What is being asked:
Send back the records in full, character for character.

- - - -

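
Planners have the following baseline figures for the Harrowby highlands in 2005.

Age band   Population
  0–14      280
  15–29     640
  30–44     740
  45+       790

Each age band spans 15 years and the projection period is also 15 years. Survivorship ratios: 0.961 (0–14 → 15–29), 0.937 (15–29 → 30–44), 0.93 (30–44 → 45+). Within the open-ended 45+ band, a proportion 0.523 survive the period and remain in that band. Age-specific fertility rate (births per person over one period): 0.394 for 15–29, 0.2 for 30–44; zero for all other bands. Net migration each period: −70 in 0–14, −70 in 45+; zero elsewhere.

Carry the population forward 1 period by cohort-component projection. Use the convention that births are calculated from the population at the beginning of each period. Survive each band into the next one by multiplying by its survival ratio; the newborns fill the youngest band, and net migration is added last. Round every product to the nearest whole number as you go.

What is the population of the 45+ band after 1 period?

After projecting period 1:
Births: 640 × 0.394 = 252  |  740 × 0.2 = 148 ⇒ total 400
15–29: 280 × 0.961 = 269
30–44: 640 × 0.937 = 600
45+: 740 × 0.93 + 790 × 0.523 = 688 + 413 = 1101
Net migration: 0–14 − 70 → 330; 45+ − 70 → 1031
Giving 330 / 269 / 600 / 1031.

1031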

- - - -

Result:
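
Planners have the following baseline figures for the Harrowby highlands in 2005.

Age band   Population
  0–14      280
  15–29     640
  30–44     740
  45+       790

Each age band spans 15 years and the projection period is also 15 years. Survivorship ratios: 0.961 (0–14 → 15–29), 0.937 (15–29 → 30–44), 0.93 (30–44 → 45+). Within the open-ended 45+ band, a proportion 0.523 survive the period and remain in that band. Age-specific fertility rate (births per person over one period): 0.394 for 15–29, 0.2 for 30–44; zero for all other bands. Net migration each period: −70 in 0–14, −70 in 45+; zero elsewhere.

Carry the population forward 1 period by cohort-component projection. Use the convention that births are calculated from the population at the beginning of each period. Survive each band into the next one by multiplying by its survival ratio; the newborns fill the youngest band, and net migration is added last. Round every product to the nearest whole number as you go.

What is the population of the 45+ band after 1 period?

After projecting period 1:
Births: 640 × 0.394 = 252  |  740 × 0.2 = 148 ⇒ total 400
15–29: 280 × 0.961 = 269
30–44: 640 × 0.937 = 600
45+: 740 × 0.93 + 790 × 0.523 = 688 + 413 = 1101
Net migration: 0–14 − 70 → 330; 45+ − 70 → 1031
Giving 330 / 269 / 600 / 1031.

1031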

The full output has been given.